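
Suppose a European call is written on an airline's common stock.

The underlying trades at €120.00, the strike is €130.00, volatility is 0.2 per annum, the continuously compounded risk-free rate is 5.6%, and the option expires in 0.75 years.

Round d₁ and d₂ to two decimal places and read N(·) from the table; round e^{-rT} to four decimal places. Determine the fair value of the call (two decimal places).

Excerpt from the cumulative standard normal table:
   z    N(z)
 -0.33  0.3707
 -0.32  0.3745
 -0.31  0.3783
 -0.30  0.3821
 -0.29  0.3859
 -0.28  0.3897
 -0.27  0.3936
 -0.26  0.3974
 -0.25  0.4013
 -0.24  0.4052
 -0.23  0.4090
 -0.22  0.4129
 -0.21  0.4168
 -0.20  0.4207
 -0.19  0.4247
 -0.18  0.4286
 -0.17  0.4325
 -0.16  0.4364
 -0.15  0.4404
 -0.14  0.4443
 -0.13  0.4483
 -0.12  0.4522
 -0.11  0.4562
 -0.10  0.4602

T = 0.75;  σ√T = 0.1732
ln(S/K) + (r + σ²/2)T = ln(120/130) + (0.056 + 0.2²/2)·0.75 = -0.0800 + 0.0570 = -0.0230
d₁ = -0.0230 / 0.1732 = -0.1330 ⇒ -0.13
d₂ = d₁ − σ√T = -0.1330 − 0.1732 = -0.3062 ⇒ -0.31
e^(−rT) = e^(−0.056·0.75) = 0.9589
N(d₁) = N(-0.13) = 0.4483;  N(d₂) = N(-0.31) = 0.3783
C = 120·0.4483 − 130·0.9589·0.3783 = 53.7960 − 47.1577 = 6.6383

€6.64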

---

### WORK INSTRUCTIONS
Write the records out once more, word for word.

### SOLVED PROBLEM
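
Suppose a European call is written on an airline's common stock.

The underlying trades at €120.00, the strike is €130.00, volatility is 0.2 per annum, the continuously compounded risk-free rate is 5.6%, and the option expires in 0.75 years.

Round d₁ and d₂ to two decimal places and read N(·) from the table; round e^{-rT} to four decimal places. Determine the fair value of the call (two decimal places).

Excerpt from the cumulative standard normal table:
   z    N(z)
 -0.33  0.3707
 -0.32  0.3745
 -0.31  0.3783
 -0.30  0.3821
 -0.29  0.3859
 -0.28  0.3897
 -0.27  0.3936
 -0.26  0.3974
 -0.25  0.4013
 -0.24  0.4052
 -0.23  0.4090
 -0.22  0.4129
 -0.21  0.4168
 -0.20  0.4207
 -0.19  0.4247
 -0.18  0.4286
 -0.17  0.4325
 -0.16  0.4364
 -0.15  0.4404
 -0.14  0.4443
 -0.13  0.4483
 -0.12  0.4522
 -0.11  0.4562
 -0.10  0.4602

T = 0.75;  σ√T = 0.1732
ln(S/K) + (r + σ²/2)T = ln(120/130) + (0.056 + 0.2²/2)·0.75 = -0.0800 + 0.0570 = -0.0230
d₁ = -0.0230 / 0.1732 = -0.1330 ⇒ -0.13
d₂ = d₁ − σ√T = -0.1330 − 0.1732 = -0.3062 ⇒ -0.31
e^(−rT) = e^(−0.056·0.75) = 0.9589
N(d₁) = N(-0.13) = 0.4483;  N(d₂) = N(-0.31) = 0.3783
C = 120·0.4483 − 130·0.9589·0.3783 = 53.7960 − 47.1577 = 6.6383

€6.64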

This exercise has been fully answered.